_WHAT YOU ARE ASKED TO DO_
Return the data below exactly, but only from the line containing "Two ranchers, Vega" through the line containing "Two services, Vidio", with both of those lines included.

_RECORDS PROVIDED_
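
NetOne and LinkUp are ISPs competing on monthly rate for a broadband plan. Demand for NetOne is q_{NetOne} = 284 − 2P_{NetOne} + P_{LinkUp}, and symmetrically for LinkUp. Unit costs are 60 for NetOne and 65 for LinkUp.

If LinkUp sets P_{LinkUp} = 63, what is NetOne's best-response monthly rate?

NetOne's profit: π = (P_{NetOne} − 60)(284 − 2P_{NetOne} + P_{LinkUp}).
∂π/∂P_{NetOne} = 404 − 4P_{NetOne} + P_{LinkUp} = 0 ⇒ P_{NetOne} = 101 + 0.25P_{LinkUp}.
At P_{LinkUp} = 63: P_{NetOne} = 101 + 0.25·63 = 116.75.

116.75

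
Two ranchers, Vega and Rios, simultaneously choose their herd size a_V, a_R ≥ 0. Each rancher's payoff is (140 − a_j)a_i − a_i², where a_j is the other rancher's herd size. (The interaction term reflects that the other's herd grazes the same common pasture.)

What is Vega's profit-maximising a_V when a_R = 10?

Vega's payoff is (140 − a_R)a_V − a_V².
∂π/∂a_V = 140 − a_R − 2a_V = 0, so a_V = 70 − 0.5a_R.
At a_R = 10: a_V = 70 − 0.5·10 = 65.

65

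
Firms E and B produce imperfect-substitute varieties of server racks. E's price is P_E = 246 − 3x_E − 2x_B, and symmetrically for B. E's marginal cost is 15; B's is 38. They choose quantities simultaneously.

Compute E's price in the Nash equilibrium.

105.9375

Firm E's profit: π = x_E(246 − 3x_E − 2x_B) − 15x_E.
∂π/∂x_E = 231 − 6x_E − 2x_B = 0 ⇒ x_E = 38.5 − (1/3)x_B.
Similarly x_B = 104/3 − (1/3)x_E.
Plugging x_B into E's best response: x_E = 38.5 − (1/3)(104/3 − (1/3)x_E) ⇒ (8/9)x_E = 485/18, so x_E = 30.3125.
Then x_B = 104/3 − (1/3)·30.3125 = 24.5625.
P_E = 246 − 3·30.3125 − 2·24.5625 = 105.9375.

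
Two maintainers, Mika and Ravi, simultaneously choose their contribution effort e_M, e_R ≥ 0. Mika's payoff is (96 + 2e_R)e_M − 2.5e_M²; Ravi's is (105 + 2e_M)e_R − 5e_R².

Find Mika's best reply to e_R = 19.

Expanding Mika's payoff: 96e_M + 2e_Re_M − 2.5e_M².
∂π/∂e_M = 96 + 2e_R − 5e_M = 0, so e_M = 19.2 + 0.4e_R.
At e_R = 19: e_M = 19.2 + 0.4·19 = 26.8.

26.8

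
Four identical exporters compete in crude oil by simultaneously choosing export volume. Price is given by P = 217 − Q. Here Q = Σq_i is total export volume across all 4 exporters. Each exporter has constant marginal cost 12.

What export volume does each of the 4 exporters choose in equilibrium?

41

A representative exporter's profit is π_i = q_i(217 − Q) − 12q_i, with Q = q_i + Σ_{j≠i} q_j.
First-order condition: 205 − 2q_i − Σ_{j≠i} q_j = 0.
Imposing symmetry (q_j = q for all j) turns Σ_{j≠i} q_j into 3q, so 205 = 5q and q = 41.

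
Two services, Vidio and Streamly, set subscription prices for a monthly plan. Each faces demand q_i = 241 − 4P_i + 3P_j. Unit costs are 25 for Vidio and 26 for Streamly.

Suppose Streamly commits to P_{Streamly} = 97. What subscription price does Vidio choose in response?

79

Vidio's profit: π = (P_{Vidio} − 25)(241 − 4P_{Vidio} + 3P_{Streamly}).
∂π/∂P_{Vidio} = 341 − 8P_{Vidio} + 3P_{Streamly} = 0 ⇒ P_{Vidio} = 42.625 + 0.375P_{Streamly}.
At P_{Streamly} = 97: P_{Vidio} = 42.625 + 0.375·97 = 79.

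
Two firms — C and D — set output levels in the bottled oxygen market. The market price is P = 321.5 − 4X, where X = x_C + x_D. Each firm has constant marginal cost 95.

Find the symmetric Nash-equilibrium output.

18.875

Firm C's profit: π = x_C(321.5 − 4(x_C + x_D)) − 95x_C.
∂π/∂x_C = 226.5 − 8x_C − 4x_D = 0, so x_C = 28.3125 − 0.5x_D.
The game is symmetric, so in equilibrium x_D = x_C: the reaction function gives 1.5x_C = 28.3125, hence x_C = 18.875.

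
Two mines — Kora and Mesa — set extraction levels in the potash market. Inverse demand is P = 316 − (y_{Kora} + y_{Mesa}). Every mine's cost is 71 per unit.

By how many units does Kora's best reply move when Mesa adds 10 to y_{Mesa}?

-5

Mine Kora's profit: π = y_{Kora}(316 − (y_{Kora} + y_{Mesa})) − 71y_{Kora}.
∂π/∂y_{Kora} = 245 − 2y_{Kora} − y_{Mesa} = 0, so y_{Kora} = 122.5 − 0.5y_{Mesa}.
The reaction-function slope is −0.5, so a 10-unit rise in y_{Mesa} moves y_{Kora} by −0.5 × 10 = −5. Kora's best response falls — the actions are strategic substitutes.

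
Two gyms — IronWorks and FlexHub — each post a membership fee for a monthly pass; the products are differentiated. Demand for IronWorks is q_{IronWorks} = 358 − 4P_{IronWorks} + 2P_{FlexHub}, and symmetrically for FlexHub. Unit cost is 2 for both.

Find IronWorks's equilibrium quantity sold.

236

IronWorks's profit: π = (P_{IronWorks} − 2)(358 − 4P_{IronWorks} + 2P_{FlexHub}).
∂π/∂P_{IronWorks} = 366 − 8P_{IronWorks} + 2P_{FlexHub} = 0 ⇒ P_{IronWorks} = 45.75 + 0.25P_{FlexHub}.
Setting P_{IronWorks} = P_{FlexHub} in the reaction function: P_{IronWorks} = 45.75 + 0.25P_{IronWorks}, so P_{IronWorks} = 45.75 / 0.75 = 61.
q_{IronWorks} = 358 − 4·61 + 2·61 = 236.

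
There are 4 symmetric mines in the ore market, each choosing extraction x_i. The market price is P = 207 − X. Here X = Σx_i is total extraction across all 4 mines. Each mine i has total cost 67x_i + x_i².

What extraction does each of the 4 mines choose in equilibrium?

20

A representative mine's profit is π_i = x_i(207 − X) − 67x_i − x_i², with X = x_i + Σ_{j≠i} x_j.
First-order condition: 140 − 4x_i − Σ_{j≠i} x_j = 0.
In a symmetric equilibrium every mine chooses the same x, so Σ_{j≠i} x_j = 3x. The condition becomes 140 − 7x = 0, giving x = 140/7 = 20.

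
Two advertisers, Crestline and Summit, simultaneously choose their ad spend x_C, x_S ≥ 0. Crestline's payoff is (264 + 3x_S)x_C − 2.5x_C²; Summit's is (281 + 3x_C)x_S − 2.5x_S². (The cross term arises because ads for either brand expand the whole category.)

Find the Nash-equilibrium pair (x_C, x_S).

135.1875, 137.3125

Expanding Crestline's payoff: 264x_C + 3x_Sx_C − 2.5x_C².
∂π/∂x_C = 264 + 3x_S − 5x_C = 0, so x_C = 52.8 + 0.6x_S.
Likewise for Summit: x_S = 56.2 + 0.6x_C.
Plugging x_S into Crestline's best response: x_C = 52.8 + 0.6(56.2 + 0.6x_C) ⇒ 0.64x_C = 86.52, so x_C = 135.1875.
Then x_S = 56.2 + 0.6·135.1875 = 137.3125.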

_WRITTEN ANSWER_
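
Two ranchers, Vega and Rios, simultaneously choose their herd size a_V, a_R ≥ 0. Each rancher's payoff is (140 − a_j)a_i − a_i², where a_j is the other rancher's herd size. (The interaction term reflects that the other's herd grazes the same common pasture.)

What is Vega's profit-maximising a_V when a_R = 10?

Vega's payoff is (140 − a_R)a_V − a_V².
∂π/∂a_V = 140 − a_R − 2a_V = 0, so a_V = 70 − 0.5a_R.
At a_R = 10: a_V = 70 − 0.5·10 = 65.

65

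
Firms E and B produce imperfect-substitute varieties of server racks. E's price is P_E = 246 − 3x_E − 2x_B, and symmetrically for B. E's marginal cost is 15; B's is 38. They choose quantities simultaneously.

Compute E's price in the Nash equilibrium.

105.9375

Firm E's profit: π = x_E(246 − 3x_E − 2x_B) − 15x_E.
∂π/∂x_E = 231 − 6x_E − 2x_B = 0 ⇒ x_E = 38.5 − (1/3)x_B.
Similarly x_B = 104/3 − (1/3)x_E.
Plugging x_B into E's best response: x_E = 38.5 − (1/3)(104/3 − (1/3)x_E) ⇒ (8/9)x_E = 485/18, so x_E = 30.3125.
Then x_B = 104/3 − (1/3)·30.3125 = 24.5625.
P_E = 246 − 3·30.3125 − 2·24.5625 = 105.9375.

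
Two maintainers, Mika and Ravi, simultaneously choose their contribution effort e_M, e_R ≥ 0. Mika's payoff is (96 + 2e_R)e_M − 2.5e_M²; Ravi's is (105 + 2e_M)e_R − 5e_R².

Find Mika's best reply to e_R = 19.

Expanding Mika's payoff: 96e_M + 2e_Re_M − 2.5e_M².
∂π/∂e_M = 96 + 2e_R − 5e_M = 0, so e_M = 19.2 + 0.4e_R.
At e_R = 19: e_M = 19.2 + 0.4·19 = 26.8.

26.8

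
Four identical exporters compete in crude oil by simultaneously choosing export volume. Price is given by P = 217 − Q. Here Q = Σq_i is total export volume across all 4 exporters. Each exporter has constant marginal cost 12.

What export volume does each of the 4 exporters choose in equilibrium?

41

A representative exporter's profit is π_i = q_i(217 − Q) − 12q_i, with Q = q_i + Σ_{j≠i} q_j.
First-order condition: 205 − 2q_i − Σ_{j≠i} q_j = 0.
Imposing symmetry (q_j = q for all j) turns Σ_{j≠i} q_j into 3q, so 205 = 5q and q = 41.

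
Two services, Vidio and Streamly, set subscription prices for a monthly plan. Each faces demand q_i = 241 − 4P_i + 3P_j. Unit costs are 25 for Vidio and 26 for Streamly.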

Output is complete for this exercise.